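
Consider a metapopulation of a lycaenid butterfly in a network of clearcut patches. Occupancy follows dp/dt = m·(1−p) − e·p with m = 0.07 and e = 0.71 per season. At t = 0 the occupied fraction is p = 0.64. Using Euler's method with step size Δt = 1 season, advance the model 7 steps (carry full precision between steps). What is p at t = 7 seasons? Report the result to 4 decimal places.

0.0898

Update rule: p ← p + [m·(1−p) − e·p]·Δt with Δt = 1.
t = 1: p = 0.64000 + (-0.42920) = 0.21080
t = 2: p = 0.21080 + (-0.09442) = 0.11638
t = 3: p = 0.11638 + (-0.02077) = 0.09560
t = 4: p = 0.09560 + (-0.00457) = 0.09103
t = 5: p = 0.09103 + (-0.00101) = 0.09003
t = 6: p = 0.09003 + (-0.00022) = 0.08981
t = 7: p = 0.08981 + (-0.00005) = 0.08976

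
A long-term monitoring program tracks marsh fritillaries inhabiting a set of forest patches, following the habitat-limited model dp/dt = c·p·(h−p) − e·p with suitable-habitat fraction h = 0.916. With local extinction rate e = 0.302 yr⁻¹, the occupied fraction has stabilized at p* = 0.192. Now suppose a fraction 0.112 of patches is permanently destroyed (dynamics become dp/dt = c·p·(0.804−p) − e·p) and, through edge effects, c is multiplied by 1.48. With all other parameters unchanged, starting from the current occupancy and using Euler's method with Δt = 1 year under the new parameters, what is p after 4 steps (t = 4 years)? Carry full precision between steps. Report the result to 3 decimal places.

0.245

Balance c(h−p*) = e gives c = e/(0.916 − 0.19200) = 0.302/0.72400 = 0.41713.
Starting from p₀ = 0.19200; update p ← p + (dp/dt)·Δt with the new parameters.
  1  |  dp/dt·Δt = +0.014557  |  p_1 = 0.206557
  2  |  dp/dt·Δt = +0.013804  |  p_2 = 0.220361
  3  |  dp/dt·Δt = +0.012849  |  p_3 = 0.233210
  4  |  dp/dt·Δt = +0.011748  |  p_4 = 0.244958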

··········

ACTIVITY >>
Each record above has to be set down again, word for word.

YOUR SOLUTION >>
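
Consider a metapopulation of a lycaenid butterfly in a network of clearcut patches. Occupancy follows dp/dt = m·(1−p) − e·p with m = 0.07 and e = 0.71 per season. At t = 0 the occupied fraction is p = 0.64. Using Euler's method with step size Δt = 1 season, advance the model 7 steps (carry full precision between steps). What is p at t = 7 seasons? Report the result to 4 decimal places.

0.0898

Update rule: p ← p + [m·(1−p) − e·p]·Δt with Δt = 1.
t = 1: p = 0.64000 + (-0.42920) = 0.21080
t = 2: p = 0.21080 + (-0.09442) = 0.11638
t = 3: p = 0.11638 + (-0.02077) = 0.09560
t = 4: p = 0.09560 + (-0.00457) = 0.09103
t = 5: p = 0.09103 + (-0.00101) = 0.09003
t = 6: p = 0.09003 + (-0.00022) = 0.08981
t = 7: p = 0.08981 + (-0.00005) = 0.08976

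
A long-term monitoring program tracks marsh fritillaries inhabiting a set of forest patches, following the habitat-limited model dp/dt = c·p·(h−p) − e·p with suitable-habitat fraction h = 0.916. With local extinction rate e = 0.302 yr⁻¹, the occupied fraction has stabilized at p* = 0.192. Now suppose a fraction 0.112 of patches is permanently destroyed (dynamics become dp/dt = c·p·(0.804−p) − e·p) and, through edge effects, c is multiplied by 1.48. With all other parameters unchanged, starting from the current occupancy and using Euler's method with Δt = 1 year under the new parameters, what is p after 4 steps (t = 4 years)? Carry full precision between steps. Report the result to 3 decimal places.

0.245

Balance c(h−p*) = e gives c = e/(0.916 − 0.19200) = 0.302/0.72400 = 0.41713.
Starting from p₀ = 0.19200; update p ← p + (dp/dt)·Δt with the new parameters.
  1  |  dp/dt·Δt = +0.014557  |  p_1 = 0.206557
  2  |  dp/dt·Δt = +0.013804  |  p_2 = 0.220361
  3  |  dp/dt·Δt = +0.012849  |  p_3 = 0.233210
  4  |  dp/dt·Δt = +0.011748  |  p_4 = 0.244958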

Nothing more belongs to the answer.